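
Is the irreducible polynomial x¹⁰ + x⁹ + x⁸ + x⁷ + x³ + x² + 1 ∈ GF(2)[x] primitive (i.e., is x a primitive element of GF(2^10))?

Yes

Write f(x) = x¹⁰ + x⁹ + x⁸ + x⁷ + x³ + x² + 1.
|GF(2^10)^×| = 2^10 − 1 = 1023. Prime factorization: 1023 = 3·11·31.
f is primitive ⇔ x has order 1023 in GF(2)[x]/(f), i.e. x^(1023/q) ≠ 1 for each prime q | 1023.
x^(341) mod f = x⁸ + x⁷ + x⁶ + x².
x^(93) mod f = x⁸ + x⁶ + x³ + 1.
x^(33) mod f = x⁹ + x⁸ + x⁶ + x² + x.
None equal 1, so x has full order 1023; f is primitive.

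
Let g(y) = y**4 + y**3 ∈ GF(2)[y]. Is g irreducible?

No

Check for roots in GF(2): g(0) = 0 → root; g(1) = 0 → root.
g(0) = 0, so (y) divides g(y); g is reducible.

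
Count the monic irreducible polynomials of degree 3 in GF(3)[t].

The number of monic irreducibles of degree 3 over GF(3) is (1/3)·Σ_{d∣3} μ(3/d) 3^d.
Divisors of 3: 1, 3; μ(3/d) for each: -1, 1.
Σ = − 3^1 + 3^3 = 24.
N = 24/3 = 8.

8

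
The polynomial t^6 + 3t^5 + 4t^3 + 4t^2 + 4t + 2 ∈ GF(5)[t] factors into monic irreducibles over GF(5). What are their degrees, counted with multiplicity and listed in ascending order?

6

Write g(t) = t^6 + 3t^5 + 4t^3 + 4t^2 + 4t + 2.
Roots in GF(5): g(0) = 2; g(1) = 3; g(2) = 3; g(3) = 1; g(4) = 1.
Complete factorization: g(t) = (t^6 + 3t^5 + 4t^3 + 4t^2 + 4t + 2).
Factor degrees with multiplicity: 6 = 6.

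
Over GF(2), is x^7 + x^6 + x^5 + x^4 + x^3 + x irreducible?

No

Write g(x) = x^7 + x^6 + x^5 + x^4 + x^3 + x.
Check for roots in GF(2): g(0) = 0 → root; g(1) = 0 → root.
g(0) = 0, so (x) divides g(x); g is reducible.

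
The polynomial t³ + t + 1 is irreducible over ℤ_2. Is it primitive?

Yes

Write f(t) = t³ + t + 1.
|GF(2^3)^×| = 2^3 − 1 = 7. Prime factorization: 7 = 7.
f is primitive ⇔ t has order 7 in GF(2)[t]/(f), i.e. t^(7/q) ≠ 1 for each prime q | 7.
t^(1) mod f = t.
None equal 1, so t has full order 7; f is primitive.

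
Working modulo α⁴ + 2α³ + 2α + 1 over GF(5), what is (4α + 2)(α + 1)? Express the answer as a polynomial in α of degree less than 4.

Multiply in GF(5)[α]: (4α + 2)·(α + 1) = 4α² + α + 2.
Reduced: 4α² + α + 2.

4α^2 + α + 2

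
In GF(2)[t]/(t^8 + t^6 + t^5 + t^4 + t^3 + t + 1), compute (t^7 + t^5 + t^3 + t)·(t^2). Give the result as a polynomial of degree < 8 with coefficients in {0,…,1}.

Multiply in GF(2)[t]: (t^7 + t^5 + t^3 + t)·(t^2) = t^9 + t^7 + t^5 + t^3.
Reduce using t^8 ≡ t^6 + t^5 + t^4 + t^3 + t + 1 (mod t^8 + t^6 + t^5 + t^4 + t^3 + t + 1).
Reduced: t^6 + t^4 + t^3 + t^2 + t.

t^6 + t^4 + t^3 + t^2 + t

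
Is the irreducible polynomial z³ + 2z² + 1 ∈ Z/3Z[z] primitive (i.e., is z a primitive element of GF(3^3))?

Yes

Write f(z) = z³ + 2z² + 1.
|GF(3^3)^×| = 3^3 − 1 = 26. Prime factorization: 26 = 2·13.
f is primitive ⇔ z has order 26 in GF(3)[z]/(f), i.e. z^(26/q) ≠ 1 for each prime q | 26.
z^(13) mod f = 2.
z^(2) mod f = z².
None equal 1, so z has full order 26; f is primitive.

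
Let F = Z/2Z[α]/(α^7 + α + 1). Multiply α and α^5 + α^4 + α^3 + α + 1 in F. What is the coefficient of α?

Multiply in Z/2Z[α]: (α)·(α^5 + α^4 + α^3 + α + 1) = α^6 + α^5 + α^4 + α^2 + α.
Reduced: α^6 + α^5 + α^4 + α^2 + α.

1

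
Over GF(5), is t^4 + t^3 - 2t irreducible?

Write m(t) = t^4 + t^3 - 2t.
Check for roots in GF(5): m(0) = 0 → root; m(1) = 0 → root; m(2) = 0 → root; m(3) = 2; m(4) = 2.
m(0) = 0, so (t) divides m(t); m is reducible.

No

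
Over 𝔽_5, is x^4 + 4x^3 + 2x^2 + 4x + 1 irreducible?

Write h(x) = x^4 + 4x^3 + 2x^2 + 4x + 1.
Check for roots in 𝔽_5: h(0) = 1; h(1) = 2; h(2) = 0 → root; h(3) = 0 → root; h(4) = 1.
h(2) = 0, so (x − 2) divides h(x); h is reducible.

No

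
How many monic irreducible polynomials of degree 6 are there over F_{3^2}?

Gauss's count: N_{9}(6) = (1/6) Σ_{d|6} μ(6/d)·9^d.
Divisors of 6: 1, 2, 3, 6; μ(6/d) for each: 1, -1, -1, 1.
Σ = 9^1 − 9^2 − 9^3 + 9^6 = 530640.
N = 530640/6 = 88440.

88440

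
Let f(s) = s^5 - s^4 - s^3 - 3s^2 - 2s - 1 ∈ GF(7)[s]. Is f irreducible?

Check for roots in GF(7): f(0) = 6; f(1) = 0 → root; f(2) = 5; f(3) = 3; f(4) = 3; f(5) = 0 → root; f(6) = 4.
f(1) = 0, so (s − 1) divides f(s); f is reducible.

No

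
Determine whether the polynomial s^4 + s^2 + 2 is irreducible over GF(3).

Yes

Write m(s) = s^4 + s^2 + 2.
Check for roots in GF(3): m(0) = 2; m(1) = 1; m(2) = 1.
No roots, so no linear factors.
Monic irreducibles of degree 2 over GF(3): s^2 + 1, s^2 + s + 2, s^2 + 2s + 2.
None of them divide m (all give nonzero remainder).
No irreducible factor of degree ≤ 2 exists, so m is irreducible over GF(3).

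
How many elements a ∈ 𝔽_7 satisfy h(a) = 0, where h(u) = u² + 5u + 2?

0

Evaluate at each of the 7 elements of 𝔽_7:
h(0) = 2; h(1) = 1; h(2) = 2; h(3) = 5; h(4) = 3; h(5) = 3; h(6) = 5.
No element is a root.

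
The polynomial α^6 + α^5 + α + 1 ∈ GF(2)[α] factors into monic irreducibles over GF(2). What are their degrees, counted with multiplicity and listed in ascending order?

1, 1, 4

Write f(α) = α^6 + α^5 + α + 1.
Roots in GF(2): f(0) = 1; f(1) = 0 → root.
Linear factors from roots: (α + 1).
Complete factorization: f(α) = (α + 1)^2·(α^4 + α^3 + α^2 + α + 1).
Factor degrees with multiplicity: 1 + 1 + 4 = 6.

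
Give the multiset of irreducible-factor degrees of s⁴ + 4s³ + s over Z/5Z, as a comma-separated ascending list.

Write h(s) = s⁴ + 4s³ + s.
Roots in Z/5Z: h(0) = 0 → root; h(1) = 1; h(2) = 0 → root; h(3) = 2; h(4) = 1.
Linear factors from roots: (s), (s + 3).
Complete factorization: h(s) = (s)·(s + 3)·(s² + s + 2).
Factor degrees with multiplicity: 1 + 1 + 2 = 4.

1, 1, 2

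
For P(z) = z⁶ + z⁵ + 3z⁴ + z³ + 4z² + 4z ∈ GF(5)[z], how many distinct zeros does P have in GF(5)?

2

Evaluate at each of the 5 elements of GF(5):
P(0) = 0 → root; P(1) = 4; P(2) = 1; P(3) = 0 → root; P(4) = 2.
Roots: {0, 3}.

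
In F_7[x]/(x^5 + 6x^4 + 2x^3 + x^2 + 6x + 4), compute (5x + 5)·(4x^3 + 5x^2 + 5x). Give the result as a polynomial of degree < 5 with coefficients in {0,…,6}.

Multiply in F_7[x]: (5x + 5)·(4x^3 + 5x^2 + 5x) = 6x^4 + 3x^3 + x^2 + 4x.
Reduced: 6x^4 + 3x^3 + x^2 + 4x.

6x^4 + 3x^3 + x^2 + 4x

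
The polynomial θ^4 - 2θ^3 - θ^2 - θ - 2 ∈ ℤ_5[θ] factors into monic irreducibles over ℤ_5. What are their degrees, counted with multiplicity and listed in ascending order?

1, 1, 2

Write f(θ) = θ^4 - 2θ^3 - θ^2 - θ - 2.
Roots in ℤ_5: f(0) = 3; f(1) = 0 → root; f(2) = 2; f(3) = 3; f(4) = 1.
Linear factors from roots: (θ - 1).
Complete factorization: f(θ) = (θ - 1)^2·(θ^2 - 2).
Factor degrees with multiplicity: 1 + 1 + 2 = 4.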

----------

→ DESCRIPTION OF THE TASK: Output nothing but the line containing "The polynomial θ^4" and each line after it in the entries above, exactly as written.

→ RESPONSE TO THE TASK:
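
The polynomial θ^4 - 2θ^3 - θ^2 - θ - 2 ∈ ℤ_5[θ] factors into monic irreducibles over ℤ_5. What are their degrees, counted with multiplicity and listed in ascending order?

1, 1, 2

Write f(θ) = θ^4 - 2θ^3 - θ^2 - θ - 2.
Roots in ℤ_5: f(0) = 3; f(1) = 0 → root; f(2) = 2; f(3) = 3; f(4) = 1.
Linear factors from roots: (θ - 1).
Complete factorization: f(θ) = (θ - 1)^2·(θ^2 - 2).
Factor degrees with multiplicity: 1 + 1 + 2 = 4.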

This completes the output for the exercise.